**TRY IT**
Only the lines below between the ones containing "Determine the total" and "How many geometric", inclusive, are to be reproduced, each exactly as it stands.

**DATASET ENTRIES**
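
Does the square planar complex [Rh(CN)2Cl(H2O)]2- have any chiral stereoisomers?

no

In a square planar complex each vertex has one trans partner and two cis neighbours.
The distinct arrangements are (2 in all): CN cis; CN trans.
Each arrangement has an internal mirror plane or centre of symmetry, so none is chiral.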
...
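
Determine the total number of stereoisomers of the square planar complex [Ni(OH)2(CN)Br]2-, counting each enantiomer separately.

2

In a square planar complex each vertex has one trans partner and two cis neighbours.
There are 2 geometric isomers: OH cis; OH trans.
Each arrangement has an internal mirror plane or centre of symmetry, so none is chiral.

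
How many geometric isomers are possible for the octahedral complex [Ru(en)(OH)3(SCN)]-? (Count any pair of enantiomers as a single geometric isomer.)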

**REPLY TO THE TASK**
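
Determine the total number of stereoisomers of the square planar complex [Ni(OH)2(CN)Br]2-, counting each enantiomer separately.

2

In a square planar complex each vertex has one trans partner and two cis neighbours.
There are 2 geometric isomers: OH cis; OH trans.
Each arrangement has an internal mirror plane or centre of symmetry, so none is chiral.

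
How many geometric isomers are possible for the octahedral complex [Ru(en)(OH)3(SCN)]-? (Count any pair of enantiomers as a single geometric isomer.)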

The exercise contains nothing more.